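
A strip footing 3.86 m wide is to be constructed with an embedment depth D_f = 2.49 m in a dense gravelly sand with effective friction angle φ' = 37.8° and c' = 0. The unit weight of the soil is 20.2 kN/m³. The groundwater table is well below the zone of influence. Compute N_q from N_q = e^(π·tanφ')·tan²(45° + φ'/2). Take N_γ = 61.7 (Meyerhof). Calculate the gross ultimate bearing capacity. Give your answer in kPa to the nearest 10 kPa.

tan37.8° = 0.7757, so N_q = e^(π×0.7757)·tan²(63.9°) = 11.437 × 4.167 = 47.66.
Effective surcharge at the founding depth q = γ·D_f = 20.2 × 2.49 = 50.298 kPa.
q_ult = q·N_q + 0.5·γ·B·N_γ
     = 50.298 × 47.655 + 0.5 × 20.2 × 3.86 × 61.7
     = 2397 + 2405.4 = 4802.4 kPa.

q_ult ≈ 4800 kPa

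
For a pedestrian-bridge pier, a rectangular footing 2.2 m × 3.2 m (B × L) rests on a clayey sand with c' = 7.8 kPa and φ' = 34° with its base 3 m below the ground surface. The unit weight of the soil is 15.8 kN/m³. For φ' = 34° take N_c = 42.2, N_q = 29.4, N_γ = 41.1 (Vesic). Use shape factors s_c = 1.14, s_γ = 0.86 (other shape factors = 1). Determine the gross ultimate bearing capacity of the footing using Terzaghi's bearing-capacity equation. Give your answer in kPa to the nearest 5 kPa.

q_ult ≈ 2385 kPa

q = γ·D_f = 15.8 × 3 = 47.4 kPa.
c·N_c·s_c = 7.8 × 42.2 × 1.14 = 375.24 kPa
q·N_q = 47.4 × 29.4 = 1393.6 kPa
0.5·γ·B·N_γ·s_γ = 0.5 × 15.8 × 2.2 × 41.1 × 0.86 = 614.31 kPa
q_ult = 375.24 + 1393.6 + 614.31 = 2383.1 kPa.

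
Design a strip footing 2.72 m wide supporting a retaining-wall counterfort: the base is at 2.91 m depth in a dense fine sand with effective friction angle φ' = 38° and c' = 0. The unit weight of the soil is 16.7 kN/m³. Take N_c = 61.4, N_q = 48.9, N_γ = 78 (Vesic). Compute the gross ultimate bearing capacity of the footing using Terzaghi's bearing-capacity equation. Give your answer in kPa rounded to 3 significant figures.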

Problem to solve :: Print every record exactly, so that each word matches what is written above.

The answer ::
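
A strip footing 3.86 m wide is to be constructed with an embedment depth D_f = 2.49 m in a dense gravelly sand with effective friction angle φ' = 37.8° and c' = 0. The unit weight of the soil is 20.2 kN/m³. The groundwater table is well below the zone of influence. Compute N_q from N_q = e^(π·tanφ')·tan²(45° + φ'/2). Take N_γ = 61.7 (Meyerhof). Calculate the gross ultimate bearing capacity. Give your answer in kPa to the nearest 10 kPa.

tan37.8° = 0.7757, so N_q = e^(π×0.7757)·tan²(63.9°) = 11.437 × 4.167 = 47.66.
Effective surcharge at the founding depth q = γ·D_f = 20.2 × 2.49 = 50.298 kPa.
q_ult = q·N_q + 0.5·γ·B·N_γ
     = 50.298 × 47.655 + 0.5 × 20.2 × 3.86 × 61.7
     = 2397 + 2405.4 = 4802.4 kPa.

q_ult ≈ 4800 kPa

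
For a pedestrian-bridge pier, a rectangular footing 2.2 m × 3.2 m (B × L) rests on a clayey sand with c' = 7.8 kPa and φ' = 34° with its base 3 m below the ground surface. The unit weight of the soil is 15.8 kN/m³. For φ' = 34° take N_c = 42.2, N_q = 29.4, N_γ = 41.1 (Vesic). Use shape factors s_c = 1.14, s_γ = 0.86 (other shape factors = 1). Determine the gross ultimate bearing capacity of the footing using Terzaghi's bearing-capacity equation. Give your answer in kPa to the nearest 5 kPa.

q_ult ≈ 2385 kPa

q = γ·D_f = 15.8 × 3 = 47.4 kPa.
c·N_c·s_c = 7.8 × 42.2 × 1.14 = 375.24 kPa
q·N_q = 47.4 × 29.4 = 1393.6 kPa
0.5·γ·B·N_γ·s_γ = 0.5 × 15.8 × 2.2 × 41.1 × 0.86 = 614.31 kPa
q_ult = 375.24 + 1393.6 + 614.31 = 2383.1 kPa.

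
Design a strip footing 2.72 m wide supporting a retaining-wall counterfort: the base is at 2.91 m depth in a dense fine sand with effective friction angle φ' = 38° and c' = 0. The unit weight of the soil is 16.7 kN/m³. Take N_c = 61.4, N_q = 48.9, N_γ = 78 (Vesic). Compute the gross ultimate bearing capacity of the footing using Terzaghi's bearing-capacity equation. Give your answer in kPa rounded to 3 significant figures.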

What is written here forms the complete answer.